═════ Task data ═════

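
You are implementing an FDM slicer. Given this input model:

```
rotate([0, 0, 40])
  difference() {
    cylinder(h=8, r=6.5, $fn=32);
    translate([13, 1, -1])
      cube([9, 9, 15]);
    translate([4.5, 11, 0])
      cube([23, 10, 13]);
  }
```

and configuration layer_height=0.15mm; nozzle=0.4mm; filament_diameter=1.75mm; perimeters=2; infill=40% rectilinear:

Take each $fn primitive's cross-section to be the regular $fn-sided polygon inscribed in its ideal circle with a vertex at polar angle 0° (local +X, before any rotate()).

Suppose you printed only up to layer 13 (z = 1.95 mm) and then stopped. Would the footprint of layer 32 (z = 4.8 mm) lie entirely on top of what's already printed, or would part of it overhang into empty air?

Compare the two slices. At z = 1.95: the r=6.5 cylinder contributes a regular 32-gon of circumradius 6.5 (area = (32/2)·6.500²·sin(360°/32) = 131.88 mm²); the 9×9 cube at (13, 1) contributes its full rectangle (area 81.00 mm²); the cube at (4.5, 11) (footprint 23×10) is included at this height (area 230.00 mm²); Taking the first minus the rest: starting from the r=6.5 cylinder (131.88 mm²), the 9×9 cube at (13, 1) misses the remaining region (no effect); the 23×10 cube at (4.5, 11) misses the remaining region (no effect) — area = 131.88 mm²; (rotated 40° about Z; rotation is an isometry so areas/perimeters/island counts are preserved). At z = 4.8: the r=6.5 cylinder contributes a regular 32-gon of circumradius 6.5 (area = (32/2)·6.500²·sin(360°/32) = 131.88 mm²); the cube at (13, 1) (footprint 9×9) is included at this height (area 81.00 mm²); the 23×10 cube at (4.5, 11) contributes its full rectangle (area 230.00 mm²); After the difference (first − rest): starting from the r=6.5 cylinder (131.88 mm²), the 9×9 cube at (13, 1) misses the remaining region (no effect); the 23×10 cube at (4.5, 11) misses the remaining region (no effect) — area = 131.88 mm²; (rotated 40° about Z; rotation is an isometry so areas/perimeters/island counts are preserved). Checking containment: the cross-section at z = 4.8 is a subset of the cross-section at z = 1.95.

entirely on top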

═════

Work item:
Return all of the data above exactly, leaving out no line.

Completed task:
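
You are implementing an FDM slicer. Given this input model:

```
rotate([0, 0, 40])
  difference() {
    cylinder(h=8, r=6.5, $fn=32);
    translate([13, 1, -1])
      cube([9, 9, 15]);
    translate([4.5, 11, 0])
      cube([23, 10, 13]);
  }
```

and configuration layer_height=0.15mm; nozzle=0.4mm; filament_diameter=1.75mm; perimeters=2; infill=40% rectilinear:

Take each $fn primitive's cross-section to be the regular $fn-sided polygon inscribed in its ideal circle with a vertex at polar angle 0° (local +X, before any rotate()).

Suppose you printed only up to layer 13 (z = 1.95 mm) and then stopped. Would the footprint of layer 32 (z = 4.8 mm) lie entirely on top of what's already printed, or would part of it overhang into empty air?

Compare the two slices. At z = 1.95: the r=6.5 cylinder contributes a regular 32-gon of circumradius 6.5 (area = (32/2)·6.500²·sin(360°/32) = 131.88 mm²); the 9×9 cube at (13, 1) contributes its full rectangle (area 81.00 mm²); the cube at (4.5, 11) (footprint 23×10) is included at this height (area 230.00 mm²); Taking the first minus the rest: starting from the r=6.5 cylinder (131.88 mm²), the 9×9 cube at (13, 1) misses the remaining region (no effect); the 23×10 cube at (4.5, 11) misses the remaining region (no effect) — area = 131.88 mm²; (rotated 40° about Z; rotation is an isometry so areas/perimeters/island counts are preserved). At z = 4.8: the r=6.5 cylinder contributes a regular 32-gon of circumradius 6.5 (area = (32/2)·6.500²·sin(360°/32) = 131.88 mm²); the cube at (13, 1) (footprint 9×9) is included at this height (area 81.00 mm²); the 23×10 cube at (4.5, 11) contributes its full rectangle (area 230.00 mm²); After the difference (first − rest): starting from the r=6.5 cylinder (131.88 mm²), the 9×9 cube at (13, 1) misses the remaining region (no effect); the 23×10 cube at (4.5, 11) misses the remaining region (no effect) — area = 131.88 mm²; (rotated 40° about Z; rotation is an isometry so areas/perimeters/island counts are preserved). Checking containment: the cross-section at z = 4.8 is a subset of the cross-section at z = 1.95.

entirely on top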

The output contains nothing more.